··· DATA FOR THE TASK ···

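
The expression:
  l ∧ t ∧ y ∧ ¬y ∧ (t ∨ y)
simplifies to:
False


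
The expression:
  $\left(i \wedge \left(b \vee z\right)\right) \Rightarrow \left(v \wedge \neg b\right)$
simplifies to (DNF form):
$\left(v \wedge \neg b\right) \vee \left(\neg b \wedge \neg z\right) \vee \neg i$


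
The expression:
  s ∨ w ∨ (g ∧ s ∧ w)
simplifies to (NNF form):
s ∨ w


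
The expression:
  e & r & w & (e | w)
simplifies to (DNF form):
e & r & w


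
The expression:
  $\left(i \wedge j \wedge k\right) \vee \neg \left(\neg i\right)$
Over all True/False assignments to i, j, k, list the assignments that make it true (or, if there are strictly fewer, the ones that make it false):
is true only for:
  i=True, j=False, k=False;
  i=True, j=False, k=True;
  i=True, j=True, k=False;
  i=True, j=True, k=True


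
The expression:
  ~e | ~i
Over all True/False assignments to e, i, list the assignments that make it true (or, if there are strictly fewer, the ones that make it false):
is false only for:
  e=True, i=True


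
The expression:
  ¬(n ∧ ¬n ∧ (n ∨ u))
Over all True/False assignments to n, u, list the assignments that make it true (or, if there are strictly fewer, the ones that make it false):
is always true.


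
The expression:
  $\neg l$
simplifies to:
$\neg l$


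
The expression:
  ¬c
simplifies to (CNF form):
¬c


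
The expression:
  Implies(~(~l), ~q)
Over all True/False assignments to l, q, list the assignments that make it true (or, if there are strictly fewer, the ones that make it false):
is false only for:
  l=True, q=True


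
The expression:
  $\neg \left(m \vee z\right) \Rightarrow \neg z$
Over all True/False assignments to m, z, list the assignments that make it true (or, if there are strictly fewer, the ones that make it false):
is always true.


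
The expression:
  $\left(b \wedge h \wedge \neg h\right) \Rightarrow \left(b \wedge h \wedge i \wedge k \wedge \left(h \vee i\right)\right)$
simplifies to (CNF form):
$\text{True}$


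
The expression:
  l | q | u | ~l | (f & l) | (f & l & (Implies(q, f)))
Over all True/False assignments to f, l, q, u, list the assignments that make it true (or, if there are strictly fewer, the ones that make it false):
is always true.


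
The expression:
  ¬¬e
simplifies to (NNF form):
e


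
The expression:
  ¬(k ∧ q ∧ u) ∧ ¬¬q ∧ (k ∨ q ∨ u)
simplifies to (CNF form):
q ∧ (¬k ∨ ¬u)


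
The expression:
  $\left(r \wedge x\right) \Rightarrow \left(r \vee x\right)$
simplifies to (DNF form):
$\text{True}$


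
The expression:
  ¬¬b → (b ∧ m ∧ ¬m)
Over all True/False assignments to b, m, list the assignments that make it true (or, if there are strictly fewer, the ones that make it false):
is true only for:
  b=False, m=False;
  b=False, m=True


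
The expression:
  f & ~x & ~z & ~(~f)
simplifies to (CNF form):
f & ~x & ~z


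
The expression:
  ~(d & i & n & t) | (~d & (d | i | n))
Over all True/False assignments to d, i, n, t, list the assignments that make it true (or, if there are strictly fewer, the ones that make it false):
is false only for:
  d=True, i=True, n=True, t=True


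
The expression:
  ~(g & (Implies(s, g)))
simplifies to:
~g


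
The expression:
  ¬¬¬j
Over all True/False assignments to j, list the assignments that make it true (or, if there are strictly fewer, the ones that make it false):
is true only for:
  j=False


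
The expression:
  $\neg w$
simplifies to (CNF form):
$\neg w$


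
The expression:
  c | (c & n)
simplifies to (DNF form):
c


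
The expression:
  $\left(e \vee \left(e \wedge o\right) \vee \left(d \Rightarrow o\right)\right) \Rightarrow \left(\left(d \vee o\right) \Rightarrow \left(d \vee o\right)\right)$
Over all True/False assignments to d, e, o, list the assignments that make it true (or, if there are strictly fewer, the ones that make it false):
is always true.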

···

» **THE TASK**
The records above are to be set down again exactly as written.

» **COMPLETED EXERCISE**
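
The expression:
  l ∧ t ∧ y ∧ ¬y ∧ (t ∨ y)
simplifies to:
False


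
The expression:
  $\left(i \wedge \left(b \vee z\right)\right) \Rightarrow \left(v \wedge \neg b\right)$
simplifies to (DNF form):
$\left(v \wedge \neg b\right) \vee \left(\neg b \wedge \neg z\right) \vee \neg i$


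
The expression:
  s ∨ w ∨ (g ∧ s ∧ w)
simplifies to (NNF form):
s ∨ w


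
The expression:
  e & r & w & (e | w)
simplifies to (DNF form):
e & r & w


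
The expression:
  $\left(i \wedge j \wedge k\right) \vee \neg \left(\neg i\right)$
Over all True/False assignments to i, j, k, list the assignments that make it true (or, if there are strictly fewer, the ones that make it false):
is true only for:
  i=True, j=False, k=False;
  i=True, j=False, k=True;
  i=True, j=True, k=False;
  i=True, j=True, k=True


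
The expression:
  ~e | ~i
Over all True/False assignments to e, i, list the assignments that make it true (or, if there are strictly fewer, the ones that make it false):
is false only for:
  e=True, i=True


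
The expression:
  ¬(n ∧ ¬n ∧ (n ∨ u))
Over all True/False assignments to n, u, list the assignments that make it true (or, if there are strictly fewer, the ones that make it false):
is always true.


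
The expression:
  $\neg l$
simplifies to:
$\neg l$


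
The expression:
  ¬c
simplifies to (CNF form):
¬c


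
The expression:
  Implies(~(~l), ~q)
Over all True/False assignments to l, q, list the assignments that make it true (or, if there are strictly fewer, the ones that make it false):
is false only for:
  l=True, q=True


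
The expression:
  $\neg \left(m \vee z\right) \Rightarrow \neg z$
Over all True/False assignments to m, z, list the assignments that make it true (or, if there are strictly fewer, the ones that make it false):
is always true.


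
The expression:
  $\left(b \wedge h \wedge \neg h\right) \Rightarrow \left(b \wedge h \wedge i \wedge k \wedge \left(h \vee i\right)\right)$
simplifies to (CNF form):
$\text{True}$


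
The expression:
  l | q | u | ~l | (f & l) | (f & l & (Implies(q, f)))
Over all True/False assignments to f, l, q, u, list the assignments that make it true (or, if there are strictly fewer, the ones that make it false):
is always true.


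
The expression:
  ¬¬e
simplifies to (NNF form):
e


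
The expression:
  ¬(k ∧ q ∧ u) ∧ ¬¬q ∧ (k ∨ q ∨ u)
simplifies to (CNF form):
q ∧ (¬k ∨ ¬u)


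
The expression:
  $\left(r \wedge x\right) \Rightarrow \left(r \vee x\right)$
simplifies to (DNF form):
$\text{True}$


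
The expression:
  ¬¬b → (b ∧ m ∧ ¬m)
Over all True/False assignments to b, m, list the assignments that make it true (or, if there are strictly fewer, the ones that make it false):
is true only for:
  b=False, m=False;
  b=False, m=True


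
The expression:
  f & ~x & ~z & ~(~f)
simplifies to (CNF form):
f & ~x & ~z


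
The expression:
  ~(d & i & n & t) | (~d & (d | i | n))
Over all True/False assignments to d, i, n, t, list the assignments that make it true (or, if there are strictly fewer, the ones that make it false):
is false only for:
  d=True, i=True, n=True, t=True


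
The expression:
  ~(g & (Implies(s, g)))
simplifies to:
~g


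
The expression:
  ¬¬¬j
Over all True/False assignments to j, list the assignments that make it true (or, if there are strictly fewer, the ones that make it false):
is true only for:
  j=False


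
The expression:
  $\neg w$
simplifies to (CNF form):
$\neg w$


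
The expression:
  c | (c & n)
simplifies to (DNF form):
c


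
The expression:
  $\left(e \vee \left(e \wedge o\right) \vee \left(d \Rightarrow o\right)\right) \Rightarrow \left(\left(d \vee o\right) \Rightarrow \left(d \vee o\right)\right)$
Over all True/False assignments to d, e, o, list the assignments that make it true (or, if there are strictly fewer, the ones that make it false):
is always true.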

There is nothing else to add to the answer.